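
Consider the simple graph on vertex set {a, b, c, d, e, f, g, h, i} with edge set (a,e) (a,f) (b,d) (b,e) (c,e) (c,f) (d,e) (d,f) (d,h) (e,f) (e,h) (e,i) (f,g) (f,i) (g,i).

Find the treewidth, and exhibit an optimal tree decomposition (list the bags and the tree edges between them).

Each bag holds 3 vertices, so the decomposition has width 2, which upper-bounds the treewidth. Conversely, {f, g, i} is a clique of size 3, and the vertices of any clique must share a bag in every tree decomposition; so some bag has ≥ 3 vertices and tw(G) ≥ 2. Therefore the treewidth is 2.

Treewidth 2.
Bags: B1 = {d, e, f}  B2 = {c, e, f}  B3 = {d, e, h}  B4 = {e, f, i}  B5 = {f, g, i}  B6 = {a, e, f}  B7 = {b, d, e}
Tree: B1–B2, B1–B3, B2–B4, B4–B5, B2–B6, B1–B7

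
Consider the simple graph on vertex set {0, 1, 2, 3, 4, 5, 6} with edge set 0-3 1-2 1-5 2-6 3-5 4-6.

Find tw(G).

1

A width-1 tree decomposition is:
Bags: B1 = {4, 6}  B2 = {2, 6}  B3 = {1, 2}  B4 = {1, 5}  B5 = {3, 5}  B6 = {0, 3}
Tree: B1–B2, B2–B3, B3–B4, B4–B5, B5–B6
Each bag holds 2 vertices, so the decomposition has width 1, which upper-bounds the treewidth. Any graph with an edge has treewidth ≥ 1, and G has the edge 4–6. Combining the bounds, tw(G) = 1.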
::::::::::
Task description:
After locating the line with "2-6 3-5 4-6." in the records above, please set down that line and all later ones exactly, and no other line.

Exercise response:
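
Consider the simple graph on vertex set {0, 1, 2, 3, 4, 5, 6} with edge set 0-3 1-2 1-5 2-6 3-5 4-6.

Find tw(G).

1

A width-1 tree decomposition is:
Bags: B1 = {4, 6}  B2 = {2, 6}  B3 = {1, 2}  B4 = {1, 5}  B5 = {3, 5}  B6 = {0, 3}
Tree: B1–B2, B2–B3, B3–B4, B4–B5, B5–B6
Each bag holds 2 vertices, so the decomposition has width 1, which upper-bounds the treewidth. Any graph with an edge has treewidth ≥ 1, and G has the edge 4–6. Combining the bounds, tw(G) = 1.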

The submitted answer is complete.